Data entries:

[Start of section]

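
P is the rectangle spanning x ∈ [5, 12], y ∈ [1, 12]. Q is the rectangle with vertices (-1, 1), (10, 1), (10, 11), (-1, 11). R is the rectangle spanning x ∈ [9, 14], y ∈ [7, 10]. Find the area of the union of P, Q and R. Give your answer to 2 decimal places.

143.00

By inclusion–exclusion:
Individual areas: |P| = 77, |Q| = 110, |R| = 15.
|P∩Q|: x∈[5,10], y∈[1,11] → 5·10 = 50.
|P∩R|: x∈[9,12], y∈[7,10] → 3·3 = 9.
|Q∩R|: x∈[9,10], y∈[7,10] → 1·3 = 3.
|P∩Q∩R| = 3.
|P ∪ Q ∪ R| = 202 − 62 + 3 = 143.00.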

[End of section]

ACTIVITY
Your task is to repeat every entry exactly.

ANSWER BELOW
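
P is the rectangle spanning x ∈ [5, 12], y ∈ [1, 12]. Q is the rectangle with vertices (-1, 1), (10, 1), (10, 11), (-1, 11). R is the rectangle spanning x ∈ [9, 14], y ∈ [7, 10]. Find the area of the union of P, Q and R. Give your answer to 2 decimal places.

143.00

By inclusion–exclusion:
Individual areas: |P| = 77, |Q| = 110, |R| = 15.
|P∩Q|: x∈[5,10], y∈[1,11] → 5·10 = 50.
|P∩R|: x∈[9,12], y∈[7,10] → 3·3 = 9.
|Q∩R|: x∈[9,10], y∈[7,10] → 1·3 = 3.
|P∩Q∩R| = 3.
|P ∪ Q ∪ R| = 202 − 62 + 3 = 143.00.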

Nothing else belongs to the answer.